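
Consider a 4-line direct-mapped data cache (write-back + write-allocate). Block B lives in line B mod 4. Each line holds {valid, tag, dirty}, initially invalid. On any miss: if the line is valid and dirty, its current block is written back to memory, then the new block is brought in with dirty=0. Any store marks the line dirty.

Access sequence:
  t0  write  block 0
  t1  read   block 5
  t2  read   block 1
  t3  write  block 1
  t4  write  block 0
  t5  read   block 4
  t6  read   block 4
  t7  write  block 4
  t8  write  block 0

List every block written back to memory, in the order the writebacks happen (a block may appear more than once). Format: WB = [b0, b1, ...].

WB = [0, 4]

  0 | W B0 → L0 miss [D]
  1 | R B5 → L1 miss [-]
  2 | R B1 → L1 miss [-]
  3 | W B1 → L1 hit [D]
  4 | W B0 → L0 hit [D]
  5 | R B4 → L0 miss wb→B0 [-]
  6 | R B4 → L0 hit [-]
  7 | W B4 → L0 hit [D]
  8 | W B0 → L0 miss wb→B4 [D]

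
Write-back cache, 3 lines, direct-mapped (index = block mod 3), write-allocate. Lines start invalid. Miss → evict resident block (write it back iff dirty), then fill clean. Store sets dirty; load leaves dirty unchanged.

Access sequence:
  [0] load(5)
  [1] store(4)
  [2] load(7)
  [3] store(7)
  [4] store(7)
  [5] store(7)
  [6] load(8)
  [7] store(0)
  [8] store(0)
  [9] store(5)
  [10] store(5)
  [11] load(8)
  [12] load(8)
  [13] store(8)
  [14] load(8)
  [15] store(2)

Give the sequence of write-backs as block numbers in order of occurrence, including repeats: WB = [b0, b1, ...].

WB = [4, 5, 8]

0: R B5 -> L2 miss  d=-]
1: W B4 -> L1 miss  d=D]
2: R B7 -> L1 miss wb->B4  d=-]
3: W B7 -> L1 hit  d=D]
4: W B7 -> L1 hit  d=D]
5: W B7 -> L1 hit  d=D]
6: R B8 -> L2 miss  d=-]
7: W B0 -> L0 miss  d=D]
8: W B0 -> L0 hit  d=D]
9: W B5 -> L2 miss  d=D]
10: W B5 -> L2 hit  d=D]
11: R B8 -> L2 miss wb->B5  d=-]
12: R B8 -> L2 hit  d=-]
13: W B8 -> L2 hit  d=D]
14: R B8 -> L2 hit  d=D]
15: W B2 -> L2 miss wb->B8  d=D]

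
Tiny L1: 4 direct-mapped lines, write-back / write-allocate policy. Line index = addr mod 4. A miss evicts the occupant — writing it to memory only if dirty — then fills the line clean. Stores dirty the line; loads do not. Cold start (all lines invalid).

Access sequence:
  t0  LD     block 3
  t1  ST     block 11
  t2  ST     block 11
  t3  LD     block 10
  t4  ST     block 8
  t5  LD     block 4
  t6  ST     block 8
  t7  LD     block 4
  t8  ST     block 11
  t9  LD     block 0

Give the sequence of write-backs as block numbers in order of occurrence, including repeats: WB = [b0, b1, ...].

WB = [8, 8]

  0 | R B3 → L3 miss [-]
  1 | W B11 → L3 miss [D]
  2 | W B11 → L3 hit [D]
  3 | R B10 → L2 miss [-]
  4 | W B8 → L0 miss [D]
  5 | R B4 → L0 miss wb→B8 [-]
  6 | W B8 → L0 miss [D]
  7 | R B4 → L0 miss wb→B8 [-]
  8 | W B11 → L3 hit [D]
  9 | R B0 → L0 miss [-]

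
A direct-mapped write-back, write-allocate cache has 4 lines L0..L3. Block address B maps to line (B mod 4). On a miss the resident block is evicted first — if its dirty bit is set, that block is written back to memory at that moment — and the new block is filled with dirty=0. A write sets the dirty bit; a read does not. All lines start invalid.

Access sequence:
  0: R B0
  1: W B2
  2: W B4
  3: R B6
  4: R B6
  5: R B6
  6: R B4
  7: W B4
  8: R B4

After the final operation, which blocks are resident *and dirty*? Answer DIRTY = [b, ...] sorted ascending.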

What to do.
Return the whole listing, word for word.

Answer to the exercise.
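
Consider a 4-line direct-mapped data cache (write-back + write-allocate). Block B lives in line B mod 4. Each line holds {valid, tag, dirty}, initially invalid. On any miss: if the line is valid and dirty, its current block is written back to memory, then the new block is brought in with dirty=0. Any store marks the line dirty.

Access sequence:
  t0  write  block 0
  t1  read   block 5
  t2  read   block 1
  t3  write  block 1
  t4  write  block 0
  t5  read   block 4
  t6  read   block 4
  t7  write  block 4
  t8  write  block 0

List every block written back to memory, in the order the writebacks happen (a block may appear more than once). Format: WB = [b0, b1, ...].

WB = [0, 4]

  0 | W B0 → L0 miss [D]
  1 | R B5 → L1 miss [-]
  2 | R B1 → L1 miss [-]
  3 | W B1 → L1 hit [D]
  4 | W B0 → L0 hit [D]
  5 | R B4 → L0 miss wb→B0 [-]
  6 | R B4 → L0 hit [-]
  7 | W B4 → L0 hit [D]
  8 | W B0 → L0 miss wb→B4 [D]

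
Write-back cache, 3 lines, direct-mapped (index = block mod 3), write-allocate. Lines start invalid. Miss → evict resident block (write it back iff dirty), then fill clean. Store sets dirty; load leaves dirty unchanged.

Access sequence:
  [0] load(5)
  [1] store(4)
  [2] load(7)
  [3] store(7)
  [4] store(7)
  [5] store(7)
  [6] load(8)
  [7] store(0)
  [8] store(0)
  [9] store(5)
  [10] store(5)
  [11] load(8)
  [12] load(8)
  [13] store(8)
  [14] load(8)
  [15] store(2)

Give the sequence of write-backs as block numbers in order of occurrence, including repeats: WB = [b0, b1, ...].

WB = [4, 5, 8]

0: R B5 -> L2 miss  d=-]
1: W B4 -> L1 miss  d=D]
2: R B7 -> L1 miss wb->B4  d=-]
3: W B7 -> L1 hit  d=D]
4: W B7 -> L1 hit  d=D]
5: W B7 -> L1 hit  d=D]
6: R B8 -> L2 miss  d=-]
7: W B0 -> L0 miss  d=D]
8: W B0 -> L0 hit  d=D]
9: W B5 -> L2 miss  d=D]
10: W B5 -> L2 hit  d=D]
11: R B8 -> L2 miss wb->B5  d=-]
12: R B8 -> L2 hit  d=-]
13: W B8 -> L2 hit  d=D]
14: R B8 -> L2 hit  d=D]
15: W B2 -> L2 miss wb->B8  d=D]

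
Tiny L1: 4 direct-mapped lines, write-back / write-allocate policy. Line index = addr mod 4. A miss evicts the occupant — writing it to memory only if dirty — then fills the line clean. Stores dirty the line; loads do not. Cold start (all lines invalid).

Access sequence:
  t0  LD     block 3
  t1  ST     block 11
  t2  ST     block 11
  t3  LD     block 10
  t4  ST     block 8
  t5  LD     block 4
  t6  ST     block 8
  t7  LD     block 4
  t8  ST     block 11
  t9  LD     block 0

Give the sequence of write-backs as block numbers in order of occurrence, including repeats: WB = [b0, b1, ...].

WB = [8, 8]

  0 | R B3 → L3 miss [-]
  1 | W B11 → L3 miss [D]
  2 | W B11 → L3 hit [D]
  3 | R B10 → L2 miss [-]
  4 | W B8 → L0 miss [D]
  5 | R B4 → L0 miss wb→B8 [-]
  6 | W B8 → L0 miss [D]
  7 | R B4 → L0 miss wb→B8 [-]
  8 | W B11 → L3 hit [D]
  9 | R B0 → L0 miss [-]

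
A direct-mapped write-back, write-allocate cache has 4 lines L0..L3. Block address B maps to line (B mod 4). On a miss the resident block is evicted first — if its dirty bit is set, that block is written back to memory at that moment — and the new block is filled with dirty=0. A write sets the dirty bit; a read does not. All lines start invalid.

Access sequence:
  0: R B0
  1: W B2
  2: W B4
  3: R B6
  4: R B6
  5: R B6
  6: R B4
  7: W B4
  8: R B4

After the final operation, which blocks are resident *and dirty*? Answer DIRTY = [b, ...] sorted ascending.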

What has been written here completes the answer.